* [TASK INPUTS]:
^^^^^^^^
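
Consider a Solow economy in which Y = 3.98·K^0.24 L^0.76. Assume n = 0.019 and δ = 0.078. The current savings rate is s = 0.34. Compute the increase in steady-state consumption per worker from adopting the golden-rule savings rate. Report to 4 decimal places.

The effective depreciation rate is n + δ = 0.019 + 0.078 = 0.097.
Current steady state (s = 0.34): k* = (0.34·3.98/0.097)^(1/0.76) ≈ 32.0656, y* = 3.98·32.0656^0.24 ≈ 9.1481, c* = (1−0.34)·9.1481 ≈ 6.0378.
At the golden rule the marginal product of capital equals n+δ: 0.24·3.98·k^(0.24−1) = 0.097. Solving, k_gold = (0.24·3.98/0.097)^(1/0.76) ≈ 20.2770.
y_gold = 3.98·20.2770^0.24 ≈ 8.1953, c_gold = y_gold − 0.097·k_gold ≈ 6.2284.
Gain: Δc = 6.2284 − 6.0378 ≈ 0.1906.

Δc ≈ 0.1906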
^^^^^^^^
* [WHAT YOU HAVE TO DO]: Return the listing in full, matching each word exactly.

* [TASK RESULT]:
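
Consider a Solow economy in which Y = 3.98·K^0.24 L^0.76. Assume n = 0.019 and δ = 0.078. The current savings rate is s = 0.34. Compute the increase in steady-state consumption per worker from adopting the golden-rule savings rate. Report to 4 decimal places.

The effective depreciation rate is n + δ = 0.019 + 0.078 = 0.097.
Current steady state (s = 0.34): k* = (0.34·3.98/0.097)^(1/0.76) ≈ 32.0656, y* = 3.98·32.0656^0.24 ≈ 9.1481, c* = (1−0.34)·9.1481 ≈ 6.0378.
At the golden rule the marginal product of capital equals n+δ: 0.24·3.98·k^(0.24−1) = 0.097. Solving, k_gold = (0.24·3.98/0.097)^(1/0.76) ≈ 20.2770.
y_gold = 3.98·20.2770^0.24 ≈ 8.1953, c_gold = y_gold − 0.097·k_gold ≈ 6.2284.
Gain: Δc = 6.2284 − 6.0378 ≈ 0.1906.

Δc ≈ 0.1906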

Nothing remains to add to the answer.